▶ _Your assignment_:
Copy each line of the records that includes "model".

Dataset entries
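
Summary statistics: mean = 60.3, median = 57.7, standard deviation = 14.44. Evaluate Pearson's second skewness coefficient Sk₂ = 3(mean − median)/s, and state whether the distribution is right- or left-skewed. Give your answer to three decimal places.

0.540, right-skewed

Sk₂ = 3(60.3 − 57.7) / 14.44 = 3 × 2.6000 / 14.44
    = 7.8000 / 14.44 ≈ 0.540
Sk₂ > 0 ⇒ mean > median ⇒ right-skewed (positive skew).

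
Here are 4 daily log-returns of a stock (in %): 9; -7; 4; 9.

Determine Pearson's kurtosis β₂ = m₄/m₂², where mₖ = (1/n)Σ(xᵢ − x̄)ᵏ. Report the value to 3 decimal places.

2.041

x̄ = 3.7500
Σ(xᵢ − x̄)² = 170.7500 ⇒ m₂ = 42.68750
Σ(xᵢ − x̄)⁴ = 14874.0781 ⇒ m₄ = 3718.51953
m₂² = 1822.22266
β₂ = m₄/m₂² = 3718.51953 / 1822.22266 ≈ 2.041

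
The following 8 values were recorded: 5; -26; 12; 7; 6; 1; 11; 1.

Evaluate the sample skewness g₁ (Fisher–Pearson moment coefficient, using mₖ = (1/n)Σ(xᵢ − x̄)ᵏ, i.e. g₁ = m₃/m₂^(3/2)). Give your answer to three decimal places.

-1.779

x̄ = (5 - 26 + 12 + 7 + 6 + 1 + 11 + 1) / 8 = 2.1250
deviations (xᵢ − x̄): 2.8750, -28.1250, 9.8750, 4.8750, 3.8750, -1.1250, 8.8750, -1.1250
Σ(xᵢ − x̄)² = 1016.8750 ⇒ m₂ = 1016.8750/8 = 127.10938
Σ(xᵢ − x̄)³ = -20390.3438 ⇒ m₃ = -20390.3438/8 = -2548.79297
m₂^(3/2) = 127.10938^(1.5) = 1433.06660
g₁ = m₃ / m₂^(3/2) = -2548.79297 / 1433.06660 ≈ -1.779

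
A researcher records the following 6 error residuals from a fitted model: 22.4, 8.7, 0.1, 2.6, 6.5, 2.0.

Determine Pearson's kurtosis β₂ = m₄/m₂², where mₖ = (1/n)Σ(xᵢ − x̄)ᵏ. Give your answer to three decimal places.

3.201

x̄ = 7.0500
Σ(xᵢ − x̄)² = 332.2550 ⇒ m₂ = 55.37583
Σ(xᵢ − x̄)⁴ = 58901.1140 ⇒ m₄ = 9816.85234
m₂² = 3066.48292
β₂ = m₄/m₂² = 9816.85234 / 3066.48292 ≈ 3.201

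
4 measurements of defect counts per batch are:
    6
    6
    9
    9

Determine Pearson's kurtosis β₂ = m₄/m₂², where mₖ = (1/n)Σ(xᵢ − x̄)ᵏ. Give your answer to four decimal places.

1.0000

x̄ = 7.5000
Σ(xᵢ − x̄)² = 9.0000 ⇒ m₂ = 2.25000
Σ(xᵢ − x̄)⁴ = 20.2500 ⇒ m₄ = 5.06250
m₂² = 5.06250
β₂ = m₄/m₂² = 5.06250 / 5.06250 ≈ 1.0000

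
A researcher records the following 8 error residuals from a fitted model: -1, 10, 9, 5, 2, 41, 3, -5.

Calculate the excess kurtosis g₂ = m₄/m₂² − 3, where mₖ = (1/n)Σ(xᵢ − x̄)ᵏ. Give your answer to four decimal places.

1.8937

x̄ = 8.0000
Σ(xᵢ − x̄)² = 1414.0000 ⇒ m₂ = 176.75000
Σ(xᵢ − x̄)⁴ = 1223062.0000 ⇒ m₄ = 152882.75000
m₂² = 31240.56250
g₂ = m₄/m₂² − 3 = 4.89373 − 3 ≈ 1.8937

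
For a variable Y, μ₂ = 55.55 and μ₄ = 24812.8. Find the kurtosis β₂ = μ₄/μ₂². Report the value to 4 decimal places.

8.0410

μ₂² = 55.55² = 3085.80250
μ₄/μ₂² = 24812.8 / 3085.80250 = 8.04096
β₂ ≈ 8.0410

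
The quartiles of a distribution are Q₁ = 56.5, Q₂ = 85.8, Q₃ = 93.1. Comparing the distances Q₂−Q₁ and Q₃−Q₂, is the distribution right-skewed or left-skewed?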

▶ _Reply_:
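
A researcher records the following 6 error residuals from a fitted model: 22.4, 8.7, 0.1, 2.6, 6.5, 2.0.
A researcher records the following 8 error residuals from a fitted model: -1, 10, 9, 5, 2, 41, 3, -5.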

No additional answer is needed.